::: RECORDS FOR THE TASK

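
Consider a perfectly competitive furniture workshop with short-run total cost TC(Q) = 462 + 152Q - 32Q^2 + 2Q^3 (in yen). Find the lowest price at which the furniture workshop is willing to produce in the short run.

¥24 per unit

Short-run supply begins at min AVC. From VC = 152Q - 32Q^2 + 2Q^3, AVC = 152 - 32Q + 2Q^2.
dAVC/dQ = -32 + 4Q = 0 gives Q = 8. min AVC = 152 - 32·8 + 2·8^2 = 24.
The firm shuts down for any P below ¥24.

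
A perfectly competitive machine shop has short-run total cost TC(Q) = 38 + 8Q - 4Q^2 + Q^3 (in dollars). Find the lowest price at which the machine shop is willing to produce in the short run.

Short-run supply begins at min AVC. From VC = 8Q - 4Q^2 + Q^3, AVC = 8 - 4Q + Q^2.
dAVC/dQ = -4 + 2Q = 0 gives Q = 2. min AVC = 8 - 4·2 + 2^2 = 4.
The firm shuts down for any P below $4.

$4 per unit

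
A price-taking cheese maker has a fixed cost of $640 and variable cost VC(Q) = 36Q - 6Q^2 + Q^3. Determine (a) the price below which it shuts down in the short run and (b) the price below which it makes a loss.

Shutdown price = $27; break-even price = $132

Shutdown price = min AVC. AVC = 36 - 6Q + Q^2, with vertex at Q = 3 and minimum $27.
ATC = 640/Q + 36 - 6Q + Q^2. Setting dATC/dQ = −640/Q^2 − 6 + 2Q = 0 gives Q = 8 (since 2·8^3 − 6·8^2 = 640).
min ATC = 640/8 + 36 − 6·8 + 8^2 = $132. That is the break-even price.
For $27 ≤ P < $132 the firm produces at a loss; below $27 it shuts down.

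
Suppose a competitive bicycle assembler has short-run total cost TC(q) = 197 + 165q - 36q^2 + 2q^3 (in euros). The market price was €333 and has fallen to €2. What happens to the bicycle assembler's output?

MC = 165 - 72q + 6q^2; the shutdown threshold is min AVC = €3 (at q = 9).
With P = €333 above the shutdown price, P = MC gives q = 14.
At P = €2 < min AVC = €3, price no longer covers variable cost at any output, so the firm shuts down: q = 0.

Output falls from 14 to 0 (the firm shuts down)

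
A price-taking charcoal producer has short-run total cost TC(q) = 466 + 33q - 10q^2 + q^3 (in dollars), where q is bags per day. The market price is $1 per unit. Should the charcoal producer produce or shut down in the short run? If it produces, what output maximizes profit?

Strip out fixed cost: VC = 33q - 10q^2 + q^3. Then AVC = 33 - 10q + q^2 and MC = 33 - 20q + 3q^2.
AVC is minimized where dAVC/dq = -10 + 2q = 0, at q = 5; min AVC = 33 - 10·5 + 5^2 = $8.
P = $1 lies below min AVC = $8; no output level covers variable cost.
Best response: produce nothing and absorb the $466 fixed cost.

Shut down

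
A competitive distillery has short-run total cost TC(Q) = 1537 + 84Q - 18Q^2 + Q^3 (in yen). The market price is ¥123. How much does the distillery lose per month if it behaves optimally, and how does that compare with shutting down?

Profit = -¥185 at Q = 13

AVC = 84 - 18Q + Q^2 has its minimum ¥3 at Q = 9; price ¥123 clears that bar, so the firm operates.
With MC = 84 - 36Q + 3Q^2, P = MC on the upward-sloping part at Q* = 13.
TR = 123·13 = 1599. TC = 1537 + 247 = 1784. Profit = 1599 − 1784 = -¥185.
Shutting down would mean losing the fixed cost of ¥1537, so operating at a loss of ¥185 is better by ¥1352.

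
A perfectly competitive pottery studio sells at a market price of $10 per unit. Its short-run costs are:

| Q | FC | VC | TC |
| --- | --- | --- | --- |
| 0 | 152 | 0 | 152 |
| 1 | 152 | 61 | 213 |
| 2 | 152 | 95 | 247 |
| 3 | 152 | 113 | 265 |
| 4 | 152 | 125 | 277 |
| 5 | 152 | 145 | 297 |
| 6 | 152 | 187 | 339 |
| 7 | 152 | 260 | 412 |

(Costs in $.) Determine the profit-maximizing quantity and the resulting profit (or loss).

Q = 0 (shut down); profit = -$152

Profit at each row (π = 10Q − TC): Q=0: -152; Q=1: -203; Q=2: -227; Q=3: -235; Q=4: -237; Q=5: -247; Q=6: -279; Q=7: -342.
Profit is highest at Q = 0. Equivalently, the lowest AVC in the table is 145/5 ≈ $29 at Q = 5, and P = $10 falls below it — price never covers variable cost, so the firm shuts down and loses only its fixed cost.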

::::::

WORK INSTRUCTION. For each entry above, write out an exact copy.

TASK SOLUTION.
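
Consider a perfectly competitive furniture workshop with short-run total cost TC(Q) = 462 + 152Q - 32Q^2 + 2Q^3 (in yen). Find the lowest price at which the furniture workshop is willing to produce in the short run.

¥24 per unit

Short-run supply begins at min AVC. From VC = 152Q - 32Q^2 + 2Q^3, AVC = 152 - 32Q + 2Q^2.
dAVC/dQ = -32 + 4Q = 0 gives Q = 8. min AVC = 152 - 32·8 + 2·8^2 = 24.
The firm shuts down for any P below ¥24.

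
A perfectly competitive machine shop has short-run total cost TC(Q) = 38 + 8Q - 4Q^2 + Q^3 (in dollars). Find the lowest price at which the machine shop is willing to produce in the short run.

Short-run supply begins at min AVC. From VC = 8Q - 4Q^2 + Q^3, AVC = 8 - 4Q + Q^2.
dAVC/dQ = -4 + 2Q = 0 gives Q = 2. min AVC = 8 - 4·2 + 2^2 = 4.
The firm shuts down for any P below $4.

$4 per unit

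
A price-taking cheese maker has a fixed cost of $640 and variable cost VC(Q) = 36Q - 6Q^2 + Q^3. Determine (a) the price below which it shuts down in the short run and (b) the price below which it makes a loss.

Shutdown price = $27; break-even price = $132

Shutdown price = min AVC. AVC = 36 - 6Q + Q^2, with vertex at Q = 3 and minimum $27.
ATC = 640/Q + 36 - 6Q + Q^2. Setting dATC/dQ = −640/Q^2 − 6 + 2Q = 0 gives Q = 8 (since 2·8^3 − 6·8^2 = 640).
min ATC = 640/8 + 36 − 6·8 + 8^2 = $132. That is the break-even price.
For $27 ≤ P < $132 the firm produces at a loss; below $27 it shuts down.

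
Suppose a competitive bicycle assembler has short-run total cost TC(q) = 197 + 165q - 36q^2 + 2q^3 (in euros). The market price was €333 and has fallen to €2. What happens to the bicycle assembler's output?

MC = 165 - 72q + 6q^2; the shutdown threshold is min AVC = €3 (at q = 9).
With P = €333 above the shutdown price, P = MC gives q = 14.
At P = €2 < min AVC = €3, price no longer covers variable cost at any output, so the firm shuts down: q = 0.

Output falls from 14 to 0 (the firm shuts down)

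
A price-taking charcoal producer has short-run total cost TC(q) = 466 + 33q - 10q^2 + q^3 (in dollars), where q is bags per day. The market price is $1 per unit. Should the charcoal producer produce or shut down in the short run? If it produces, what output maximizes profit?

Strip out fixed cost: VC = 33q - 10q^2 + q^3. Then AVC = 33 - 10q + q^2 and MC = 33 - 20q + 3q^2.
AVC is minimized where dAVC/dq = -10 + 2q = 0, at q = 5; min AVC = 33 - 10·5 + 5^2 = $8.
P = $1 lies below min AVC = $8; no output level covers variable cost.
Best response: produce nothing and absorb the $466 fixed cost.

Shut down

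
A competitive distillery has short-run total cost TC(Q) = 1537 + 84Q - 18Q^2 + Q^3 (in yen). The market price is ¥123. How much does the distillery lose per month if it behaves optimally, and how does that compare with shutting down?

Profit = -¥185 at Q = 13

AVC = 84 - 18Q + Q^2 has its minimum ¥3 at Q = 9; price ¥123 clears that bar, so the firm operates.
With MC = 84 - 36Q + 3Q^2, P = MC on the upward-sloping part at Q* = 13.
TR = 123·13 = 1599. TC = 1537 + 247 = 1784. Profit = 1599 − 1784 = -¥185.
Shutting down would mean losing the fixed cost of ¥1537, so operating at a loss of ¥185 is better by ¥1352.

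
A perfectly competitive pottery studio sells at a market price of $10 per unit. Its short-run costs are:

| Q | FC | VC | TC |
| --- | --- | --- | --- |
| 0 | 152 | 0 | 152 |
| 1 | 152 | 61 | 213 |
| 2 | 152 | 95 | 247 |
| 3 | 152 | 113 | 265 |
| 4 | 152 | 125 | 277 |
| 5 | 152 | 145 | 297 |
| 6 | 152 | 187 | 339 |
| 7 | 152 | 260 | 412 |

(Costs in $.) Determine the profit-maximizing quantity and the resulting profit (or loss).

Q = 0 (shut down); profit = -$152

Profit at each row (π = 10Q − TC): Q=0: -152; Q=1: -203; Q=2: -227; Q=3: -235; Q=4: -237; Q=5: -247; Q=6: -279; Q=7: -342.
Profit is highest at Q = 0. Equivalently, the lowest AVC in the table is 145/5 ≈ $29 at Q = 5, and P = $10 falls below it — price never covers variable cost, so the firm shuts down and loses only its fixed cost.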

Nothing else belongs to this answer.